◆ PROBLEM ◆
Filter the entries and keep only the lines where the string "oceanic" appears.
[INPUT FOR THIS TASK Boundary: Start]
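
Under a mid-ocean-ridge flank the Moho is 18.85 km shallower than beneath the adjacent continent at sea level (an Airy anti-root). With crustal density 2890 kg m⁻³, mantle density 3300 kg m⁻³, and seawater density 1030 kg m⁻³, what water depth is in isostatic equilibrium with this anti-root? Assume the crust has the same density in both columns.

4.16 km

Replacing a thickness d of crust by seawater at the top must be balanced by replacing crust with mantle at the base: d (ρ_c − ρ_w) = a (ρ_m − ρ_c).
d = a (ρ_m − ρ_c)/(ρ_c − ρ_w) = 18.85 km × 410/1860 = 4.16 km.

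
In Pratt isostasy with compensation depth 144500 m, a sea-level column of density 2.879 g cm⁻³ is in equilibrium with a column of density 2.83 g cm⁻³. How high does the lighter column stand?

2500 m

ρ_ref D = ρ (D + h) → h = D (ρ_ref − ρ)/ρ.
h = 144500 m × (2.879 − 2.83)/2.83 = 2500 m.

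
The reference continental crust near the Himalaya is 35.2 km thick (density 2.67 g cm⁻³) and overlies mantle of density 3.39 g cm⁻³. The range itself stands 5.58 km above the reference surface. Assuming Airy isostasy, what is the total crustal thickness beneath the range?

Root depth r = h ρ_c / (ρ_m − ρ_c) = 5.58 km × 2.67 / 0.72 = 20.69 km.
Total thickness = T + h + r = 35.2 km + 5.58 km + 20.69 km = 61.5 km.

61.5 km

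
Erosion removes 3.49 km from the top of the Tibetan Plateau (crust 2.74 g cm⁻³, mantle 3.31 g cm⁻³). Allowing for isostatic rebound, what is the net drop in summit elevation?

0.601 km

Rebound u = e ρ_c/ρ_m = 3.49 km × 2.74/3.31 = 2.889 km.
Net surface drop = e − u = 3.49 km − 2.889 km = e (ρ_m − ρ_c)/ρ_m = 0.601 km.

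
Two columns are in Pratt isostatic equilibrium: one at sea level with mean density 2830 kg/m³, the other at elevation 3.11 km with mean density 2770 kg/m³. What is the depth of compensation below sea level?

ρ_ref D = ρ (D + h) → D (ρ_ref − ρ) = ρ h.
D = ρ h/(ρ_ref − ρ) = 2770 × 3.11 km/(2830 − 2770) = 144 km.

144 km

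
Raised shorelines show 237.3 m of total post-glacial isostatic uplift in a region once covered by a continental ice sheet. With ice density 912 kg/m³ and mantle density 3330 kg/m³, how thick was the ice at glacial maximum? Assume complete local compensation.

u = t ρ_ice/ρ_m → t = u ρ_m/ρ_ice = 237.3 m × 3330/912 = 866 m.

866 m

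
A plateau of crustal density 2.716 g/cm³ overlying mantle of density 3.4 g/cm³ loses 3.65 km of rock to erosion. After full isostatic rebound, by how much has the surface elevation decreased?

Rebound u = e ρ_c/ρ_m = 3.65 km × 2.716/3.4 = 2.916 km.
Net surface drop = e − u = 3.65 km − 2.916 km = e (ρ_m − ρ_c)/ρ_m = 0.734 km.

0.734 km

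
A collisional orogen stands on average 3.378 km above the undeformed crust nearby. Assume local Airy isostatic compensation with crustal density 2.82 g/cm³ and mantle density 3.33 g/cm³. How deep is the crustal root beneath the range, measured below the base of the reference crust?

18.7 km

For local isostatic compensation: the weight of the topography is balanced by the buoyancy of the root, ρ_c h = (ρ_m − ρ_c) r.
r = h · ρ_c / (ρ_m − ρ_c) = 3.378 km × 2.82 / (3.33 − 2.82) = 18.7 km.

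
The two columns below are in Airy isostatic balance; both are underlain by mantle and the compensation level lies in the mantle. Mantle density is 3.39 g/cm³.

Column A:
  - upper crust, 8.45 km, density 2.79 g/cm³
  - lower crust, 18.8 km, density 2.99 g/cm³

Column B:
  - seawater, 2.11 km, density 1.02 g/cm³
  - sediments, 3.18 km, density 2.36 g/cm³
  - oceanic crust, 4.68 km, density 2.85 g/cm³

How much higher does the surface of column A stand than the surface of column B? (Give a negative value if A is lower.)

0.527 km

For any compensation level in the mantle, the mantle terms cancel and isostasy reduces to e = (Σt_A − Σt_B) − (Σ(ρt)_A − Σ(ρt)_B) / ρ_m.
Σt_A = 27.25 km; Σt_B = 9.97 km; Σ(ρt)_A = 79.7875; Σ(ρt)_B = 22.995 (in km·g/cm³).
e = (27.25 − 9.97) − (79.7875 − 22.995) / 3.39 = 0.527 km.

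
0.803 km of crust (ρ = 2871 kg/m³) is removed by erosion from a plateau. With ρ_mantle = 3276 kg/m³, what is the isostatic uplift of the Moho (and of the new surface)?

0.704 km

Unloading: uplift u = e ρ_c/ρ_m = 0.803 km × 2871/3276 = 0.704 km.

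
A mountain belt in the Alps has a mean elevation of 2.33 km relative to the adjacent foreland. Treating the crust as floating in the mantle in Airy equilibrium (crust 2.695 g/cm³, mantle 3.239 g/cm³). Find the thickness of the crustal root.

Equating mass per unit area of the two columns: the weight of the topography is balanced by the buoyancy of the root, ρ_c h = (ρ_m − ρ_c) r.
r = h · ρ_c / (ρ_m − ρ_c) = 2.33 km × 2.695 / (3.239 − 2.695) = 11.5 km.

11.5 km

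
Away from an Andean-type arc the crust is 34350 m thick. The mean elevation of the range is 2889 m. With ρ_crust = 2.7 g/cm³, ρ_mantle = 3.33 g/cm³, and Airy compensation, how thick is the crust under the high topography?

Root depth r = h ρ_c / (ρ_m − ρ_c) = 2889 m × 2.7 / 0.63 = 12380 m.
Total thickness = T + h + r = 34350 m + 2889 m + 12380 m = 49600 m.

49600 m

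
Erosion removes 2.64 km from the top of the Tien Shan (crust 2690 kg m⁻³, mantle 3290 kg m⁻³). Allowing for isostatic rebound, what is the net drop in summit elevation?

Rebound u = e ρ_c/ρ_m = 2.64 km × 2690/3290 = 2.159 km.
Net surface drop = e − u = 2.64 km − 2.159 km = e (ρ_m − ρ_c)/ρ_m = 0.481 km.

0.481 km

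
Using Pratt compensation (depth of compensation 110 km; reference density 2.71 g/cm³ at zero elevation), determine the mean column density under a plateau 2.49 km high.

2.65 g/cm³

Pratt balance: ρ_ref D = ρ (D + h).
ρ = ρ_ref D/(D + h) = 2.71 × 110 km/(110 km + 2.49 km) = 2.65 g/cm³.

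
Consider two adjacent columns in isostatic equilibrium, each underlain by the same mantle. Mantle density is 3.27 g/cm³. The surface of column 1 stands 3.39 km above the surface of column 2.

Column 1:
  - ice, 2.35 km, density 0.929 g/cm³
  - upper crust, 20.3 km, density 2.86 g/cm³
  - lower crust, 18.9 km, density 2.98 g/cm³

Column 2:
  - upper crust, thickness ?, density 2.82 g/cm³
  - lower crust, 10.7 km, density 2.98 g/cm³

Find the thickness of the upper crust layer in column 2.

11.4 km

Take the compensation level at the base of the deeper column (depth z_c below the surface of column 1) and equate Σ ρ_i t_i down to z_c; mantle fills any gap and the z_c terms cancel.
Column 1: 2.35×0.929 + 20.3×2.86 + 18.9×2.98 + (z_c − 41.55)×3.27
Column 2: 3.39×0 + x×2.82 + 10.7×2.98 + (z_c − 3.39 − 10.7 − x)×3.27
The z_c×3.27 term appears on both sides and cancels. Collect the known terms of each column as K = Σ(ρt)_known − 3.27 × (depth of known layers): K_1 = 116.56315 − 3.27×41.55 = −19.30535; K_2 = 31.886 − 3.27×(3.39 + 10.7) = −14.1883.
Balance: K_1 = K_2 − x×(3.27 − 2.82), so x = (K_2 − K_1)/(3.27 − 2.82) = 5.11705/0.45 = 11.4 km.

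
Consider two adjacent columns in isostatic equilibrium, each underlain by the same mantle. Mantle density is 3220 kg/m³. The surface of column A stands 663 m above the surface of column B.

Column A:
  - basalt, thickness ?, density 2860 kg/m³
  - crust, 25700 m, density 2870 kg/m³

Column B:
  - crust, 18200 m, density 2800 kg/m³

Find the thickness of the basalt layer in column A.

Take the compensation level at the base of the deeper column (depth z_c below the surface of column A) and equate Σ ρ_i t_i down to z_c; mantle fills any gap and the z_c terms cancel.
Column A: x×2860 + 25700×2870 + (z_c − 25700 − x)×3220
Column B: 663×0 + 18200×2800 + (z_c − 663 − 18200)×3220
The z_c×3220 term appears on both sides and cancels. Collect the known terms of each column as K = Σ(ρt)_known − 3220 × (depth of known layers): K_A = 73759000 − 3220×25700 = −8995000; K_B = 50960000 − 3220×(663 + 18200) = −9778860.
Balance: K_A − x×(3220 − 2860) = K_B, so x = (K_A − K_B)/(3220 − 2860) = 783860/360 = 2180 m.

2180 m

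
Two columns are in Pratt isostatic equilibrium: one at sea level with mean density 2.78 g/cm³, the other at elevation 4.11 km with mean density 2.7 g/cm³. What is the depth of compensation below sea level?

ρ_ref D = ρ (D + h) → D (ρ_ref − ρ) = ρ h.
D = ρ h/(ρ_ref − ρ) = 2.7 × 4.11 km/(2.78 − 2.7) = 139 km.

139 km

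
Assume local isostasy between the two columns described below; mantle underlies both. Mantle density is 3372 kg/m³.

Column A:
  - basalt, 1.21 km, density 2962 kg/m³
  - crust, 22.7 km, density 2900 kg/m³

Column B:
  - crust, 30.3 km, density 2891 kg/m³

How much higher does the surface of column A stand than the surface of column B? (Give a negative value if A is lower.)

For any compensation level in the mantle, the mantle terms cancel and isostasy reduces to e = (Σt_A − Σt_B) − (Σ(ρt)_A − Σ(ρt)_B) / ρ_m.
Σt_A = 23.91 km; Σt_B = 30.3 km; Σ(ρt)_A = 69414.02; Σ(ρt)_B = 87597.3 (in km·kg/m³).
e = (23.91 − 30.3) − (69414.02 − 87597.3) / 3372 = −0.998 km.

−0.998 km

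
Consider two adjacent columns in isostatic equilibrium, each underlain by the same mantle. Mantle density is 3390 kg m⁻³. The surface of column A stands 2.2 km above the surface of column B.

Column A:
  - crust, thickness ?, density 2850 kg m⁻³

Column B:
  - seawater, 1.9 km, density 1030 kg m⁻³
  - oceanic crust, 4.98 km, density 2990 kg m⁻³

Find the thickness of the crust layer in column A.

Take the compensation level at the base of the deeper column (depth z_c below the surface of column A) and equate Σ ρ_i t_i down to z_c; mantle fills any gap and the z_c terms cancel.
Column A: x×2850 + (z_c − 0 − x)×3390
Column B: 2.2×0 + 1.9×1030 + 4.98×2990 + (z_c − 2.2 − 6.88)×3390
The z_c×3390 term appears on both sides and cancels. Collect the known terms of each column as K = Σ(ρt)_known − 3390 × (depth of known layers): K_A = 0 − 3390×0 = 0; K_B = 16847.2 − 3390×(2.2 + 6.88) = −13934.
Balance: K_A − x×(3390 − 2850) = K_B, so x = (K_A − K_B)/(3390 − 2850) = 13934/540 = 25.8 km.

25.8 km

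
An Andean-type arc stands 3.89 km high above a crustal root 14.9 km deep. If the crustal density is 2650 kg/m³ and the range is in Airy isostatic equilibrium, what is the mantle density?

Airy balance: ρ_c h = (ρ_m − ρ_c) r → ρ_m = ρ_c (1 + h/r).
ρ_m = 2650 × (1 + 3.89 km/14.9 km) = 3340 kg/m³.

3340 kg/m³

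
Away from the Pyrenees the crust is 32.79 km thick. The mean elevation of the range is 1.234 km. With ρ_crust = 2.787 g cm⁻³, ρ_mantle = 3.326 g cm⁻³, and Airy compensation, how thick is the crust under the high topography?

Root depth r = h ρ_c / (ρ_m − ρ_c) = 1.234 km × 2.787 / 0.539 = 6.381 km.
Total thickness = T + h + r = 32.79 km + 1.234 km + 6.381 km = 40.4 km.

40.4 km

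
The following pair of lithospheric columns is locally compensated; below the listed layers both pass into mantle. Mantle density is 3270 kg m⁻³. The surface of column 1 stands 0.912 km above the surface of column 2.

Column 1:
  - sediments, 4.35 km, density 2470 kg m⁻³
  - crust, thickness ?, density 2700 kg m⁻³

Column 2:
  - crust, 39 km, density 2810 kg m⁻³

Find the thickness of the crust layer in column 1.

30.6 km

Take the compensation level at the base of the deeper column (depth z_c below the surface of column 1) and equate Σ ρ_i t_i down to z_c; mantle fills any gap and the z_c terms cancel.
Column 1: 4.35×2470 + x×2700 + (z_c − 4.35 − x)×3270
Column 2: 0.912×0 + 39×2810 + (z_c − 0.912 − 39)×3270
The z_c×3270 term appears on both sides and cancels. Collect the known terms of each column as K = Σ(ρt)_known − 3270 × (depth of known layers): K_1 = 10744.5 − 3270×4.35 = −3480; K_2 = 109590 − 3270×(0.912 + 39) = −20922.24.
Balance: K_1 − x×(3270 − 2700) = K_2, so x = (K_1 − K_2)/(3270 − 2700) = 17442.2/570 = 30.6 km.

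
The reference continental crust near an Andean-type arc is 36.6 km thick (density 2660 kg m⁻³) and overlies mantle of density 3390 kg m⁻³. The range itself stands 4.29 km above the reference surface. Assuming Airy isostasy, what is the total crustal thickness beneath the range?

Root depth r = h ρ_c / (ρ_m − ρ_c) = 4.29 km × 2660 / 730 = 15.63 km.
Total thickness = T + h + r = 36.6 km + 4.29 km + 15.63 km = 56.5 km.

56.5 km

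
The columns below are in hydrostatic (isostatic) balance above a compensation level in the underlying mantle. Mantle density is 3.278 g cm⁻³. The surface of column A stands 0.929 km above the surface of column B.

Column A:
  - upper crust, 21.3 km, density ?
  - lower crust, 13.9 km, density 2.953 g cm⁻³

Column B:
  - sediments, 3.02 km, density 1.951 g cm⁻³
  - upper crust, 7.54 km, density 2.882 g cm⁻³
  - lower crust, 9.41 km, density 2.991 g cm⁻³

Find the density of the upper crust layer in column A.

2.89 g cm⁻³

Take the compensation level at the base of the deeper column (depth z_c below the surface of column A) and equate Σ ρ_i t_i down to z_c; mantle fills any gap and the z_c terms cancel.
Column A: 21.3×ρ + 13.9×2.953 + (z_c − 35.2)×3.278
Column B: 0.929×0 + 3.02×1.951 + 7.54×2.882 + 9.41×2.991 + (z_c − 0.929 − 19.97)×3.278
The z_c×3.278 term appears on both sides and cancels. Collect the known terms of each column as K = Σ(ρt)_known − 3.278 × (depth of known layers): K_A = 41.0467 − 3.278×35.2 = −74.3389; K_B = 55.76761 − 3.278×(0.929 + 19.97) = −12.739312.
Balance: K_A + 21.3×ρ = K_B, so ρ = (K_B − K_A)/21.3 = 61.5996/21.3 = 2.89 g cm⁻³.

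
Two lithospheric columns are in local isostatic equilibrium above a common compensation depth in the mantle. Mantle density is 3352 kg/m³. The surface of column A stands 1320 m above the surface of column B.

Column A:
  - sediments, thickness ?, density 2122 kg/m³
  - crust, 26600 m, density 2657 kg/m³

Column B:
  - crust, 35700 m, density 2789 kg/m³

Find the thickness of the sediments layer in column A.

4910 m

Take the compensation level at the base of the deeper column (depth z_c below the surface of column A) and equate Σ ρ_i t_i down to z_c; mantle fills any gap and the z_c terms cancel.
Column A: x×2122 + 26600×2657 + (z_c − 26600 − x)×3352
Column B: 1320×0 + 35700×2789 + (z_c − 1320 − 35700)×3352
The z_c×3352 term appears on both sides and cancels. Collect the known terms of each column as K = Σ(ρt)_known − 3352 × (depth of known layers): K_A = 70676200 − 3352×26600 = −18487000; K_B = 99567300 − 3352×(1320 + 35700) = −24523740.
Balance: K_A − x×(3352 − 2122) = K_B, so x = (K_A − K_B)/(3352 − 2122) = 6036740/1230 = 4910 m.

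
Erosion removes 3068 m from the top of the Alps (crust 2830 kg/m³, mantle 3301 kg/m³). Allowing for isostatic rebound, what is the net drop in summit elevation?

Rebound u = e ρ_c/ρ_m = 3068 m × 2830/3301 = 2630 m.
Net surface drop = e − u = 3068 m − 2630 m = e (ρ_m − ρ_c)/ρ_m = 438 m.

438 m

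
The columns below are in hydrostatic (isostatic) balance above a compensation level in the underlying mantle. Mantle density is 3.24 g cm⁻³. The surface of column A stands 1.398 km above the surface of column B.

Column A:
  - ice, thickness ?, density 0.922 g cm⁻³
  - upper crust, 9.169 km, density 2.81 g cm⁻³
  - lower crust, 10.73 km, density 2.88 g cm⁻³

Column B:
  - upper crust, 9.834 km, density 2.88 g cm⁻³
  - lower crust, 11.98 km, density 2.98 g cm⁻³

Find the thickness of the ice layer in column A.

1.46 km

Take the compensation level at the base of the deeper column (depth z_c below the surface of column A) and equate Σ ρ_i t_i down to z_c; mantle fills any gap and the z_c terms cancel.
Column A: x×0.922 + 9.169×2.81 + 10.73×2.88 + (z_c − 19.899 − x)×3.24
Column B: 1.398×0 + 9.834×2.88 + 11.98×2.98 + (z_c − 1.398 − 21.814)×3.24
The z_c×3.24 term appears on both sides and cancels. Collect the known terms of each column as K = Σ(ρt)_known − 3.24 × (depth of known layers): K_A = 56.66729 − 3.24×19.899 = −7.80547; K_B = 64.02232 − 3.24×(1.398 + 21.814) = −11.18456.
Balance: K_A − x×(3.24 − 0.922) = K_B, so x = (K_A − K_B)/(3.24 − 0.922) = 3.37909/2.318 = 1.46 km.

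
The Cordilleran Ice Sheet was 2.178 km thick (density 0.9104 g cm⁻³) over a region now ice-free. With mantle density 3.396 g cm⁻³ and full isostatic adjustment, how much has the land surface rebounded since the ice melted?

0.584 km

Removing the load lets mantle flow back in; uplift u satisfies ρ_ice t = ρ_m u.
u = t ρ_ice/ρ_m = 2.178 km × 0.9104/3.396 = 0.584 km.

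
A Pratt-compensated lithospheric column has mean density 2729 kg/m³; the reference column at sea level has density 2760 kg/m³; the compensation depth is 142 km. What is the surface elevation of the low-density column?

1.61 km

ρ_ref D = ρ (D + h) → h = D (ρ_ref − ρ)/ρ.
h = 142 km × (2760 − 2729)/2729 = 1.61 km.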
[INPUT FOR THIS TASK Boundary: End]
◆ SOLUTION TO THIS TASK ◆
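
  - oceanic crust, 4.68 km, density 2.85 g/cm³
  - oceanic crust, 4.98 km, density 2990 kg m⁻³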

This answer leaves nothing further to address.